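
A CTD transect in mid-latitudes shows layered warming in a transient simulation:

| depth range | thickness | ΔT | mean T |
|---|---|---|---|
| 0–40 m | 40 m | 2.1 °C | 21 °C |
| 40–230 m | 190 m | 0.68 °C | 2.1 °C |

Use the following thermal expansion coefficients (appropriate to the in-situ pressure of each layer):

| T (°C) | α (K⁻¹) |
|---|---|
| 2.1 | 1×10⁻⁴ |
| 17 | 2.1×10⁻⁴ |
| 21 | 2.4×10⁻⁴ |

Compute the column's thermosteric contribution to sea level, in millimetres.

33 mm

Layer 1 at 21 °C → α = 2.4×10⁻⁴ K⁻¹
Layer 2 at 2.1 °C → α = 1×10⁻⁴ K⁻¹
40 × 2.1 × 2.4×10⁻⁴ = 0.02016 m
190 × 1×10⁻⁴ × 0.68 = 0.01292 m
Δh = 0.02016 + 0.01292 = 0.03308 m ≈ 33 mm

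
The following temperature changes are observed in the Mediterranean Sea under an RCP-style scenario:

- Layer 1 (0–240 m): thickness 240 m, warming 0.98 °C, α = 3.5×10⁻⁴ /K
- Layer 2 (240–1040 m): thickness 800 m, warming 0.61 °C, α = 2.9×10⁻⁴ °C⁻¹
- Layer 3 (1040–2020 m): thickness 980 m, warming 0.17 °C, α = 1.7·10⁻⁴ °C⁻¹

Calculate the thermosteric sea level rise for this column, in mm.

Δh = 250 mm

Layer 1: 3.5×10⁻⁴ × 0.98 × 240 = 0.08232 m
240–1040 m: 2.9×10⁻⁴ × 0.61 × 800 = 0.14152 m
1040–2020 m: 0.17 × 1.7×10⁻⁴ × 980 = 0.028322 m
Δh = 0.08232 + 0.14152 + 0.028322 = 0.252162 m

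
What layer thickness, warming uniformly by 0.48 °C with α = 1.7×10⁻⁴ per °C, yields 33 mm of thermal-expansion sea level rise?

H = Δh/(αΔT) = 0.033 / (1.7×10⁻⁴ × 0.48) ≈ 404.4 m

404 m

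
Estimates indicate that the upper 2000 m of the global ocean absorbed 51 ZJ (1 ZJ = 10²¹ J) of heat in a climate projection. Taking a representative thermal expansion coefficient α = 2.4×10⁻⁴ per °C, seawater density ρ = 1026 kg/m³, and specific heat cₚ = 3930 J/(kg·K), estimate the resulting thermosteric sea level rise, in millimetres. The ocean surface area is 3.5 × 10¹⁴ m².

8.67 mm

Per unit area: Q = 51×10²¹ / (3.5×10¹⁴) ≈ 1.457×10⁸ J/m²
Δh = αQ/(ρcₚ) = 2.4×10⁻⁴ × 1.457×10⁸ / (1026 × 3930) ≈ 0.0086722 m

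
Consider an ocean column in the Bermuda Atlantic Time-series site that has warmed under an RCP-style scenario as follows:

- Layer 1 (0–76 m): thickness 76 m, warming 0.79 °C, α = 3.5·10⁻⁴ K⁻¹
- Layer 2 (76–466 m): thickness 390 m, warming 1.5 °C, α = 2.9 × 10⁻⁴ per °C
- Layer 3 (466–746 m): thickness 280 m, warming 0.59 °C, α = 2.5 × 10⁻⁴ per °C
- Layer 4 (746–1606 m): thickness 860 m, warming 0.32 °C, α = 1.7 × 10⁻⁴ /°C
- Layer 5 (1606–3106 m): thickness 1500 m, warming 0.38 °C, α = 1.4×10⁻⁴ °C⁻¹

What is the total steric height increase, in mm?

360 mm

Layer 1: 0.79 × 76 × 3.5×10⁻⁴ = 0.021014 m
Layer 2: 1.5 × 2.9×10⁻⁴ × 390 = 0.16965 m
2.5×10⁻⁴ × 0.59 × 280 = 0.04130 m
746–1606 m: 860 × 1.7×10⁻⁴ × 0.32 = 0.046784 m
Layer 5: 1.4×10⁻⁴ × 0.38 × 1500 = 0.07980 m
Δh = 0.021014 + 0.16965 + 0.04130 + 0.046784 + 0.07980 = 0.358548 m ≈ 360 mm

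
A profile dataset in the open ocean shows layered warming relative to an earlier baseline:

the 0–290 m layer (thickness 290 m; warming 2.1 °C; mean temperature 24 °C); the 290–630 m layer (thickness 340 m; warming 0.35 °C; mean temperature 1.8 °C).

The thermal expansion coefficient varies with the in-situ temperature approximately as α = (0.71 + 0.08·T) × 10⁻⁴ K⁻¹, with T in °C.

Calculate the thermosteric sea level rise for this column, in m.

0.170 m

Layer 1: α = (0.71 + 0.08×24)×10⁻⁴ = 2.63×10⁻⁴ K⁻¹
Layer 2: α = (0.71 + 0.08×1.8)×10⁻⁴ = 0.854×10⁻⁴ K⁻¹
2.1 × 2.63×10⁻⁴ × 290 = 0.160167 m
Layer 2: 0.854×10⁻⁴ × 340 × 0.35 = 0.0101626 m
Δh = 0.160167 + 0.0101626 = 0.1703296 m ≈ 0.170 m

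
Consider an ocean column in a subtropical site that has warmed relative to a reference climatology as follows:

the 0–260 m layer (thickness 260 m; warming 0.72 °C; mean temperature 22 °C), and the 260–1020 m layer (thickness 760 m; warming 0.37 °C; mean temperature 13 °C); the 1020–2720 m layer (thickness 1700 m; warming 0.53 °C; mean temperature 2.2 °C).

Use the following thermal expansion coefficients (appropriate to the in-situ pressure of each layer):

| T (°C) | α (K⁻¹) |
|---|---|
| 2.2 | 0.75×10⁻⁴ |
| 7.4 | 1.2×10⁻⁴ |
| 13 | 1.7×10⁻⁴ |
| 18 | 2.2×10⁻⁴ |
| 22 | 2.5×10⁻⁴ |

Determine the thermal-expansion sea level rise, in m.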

====

WHAT IS NEEDED
Beginning with the line that contains "18 | 2.2×10⁻⁴ |", return every line to the end of the listing, unchanged, and nothing else.

PROBLEM SOLUTION
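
| 18 | 2.2×10⁻⁴ |
| 22 | 2.5×10⁻⁴ |

Determine the thermal-expansion sea level rise, in m.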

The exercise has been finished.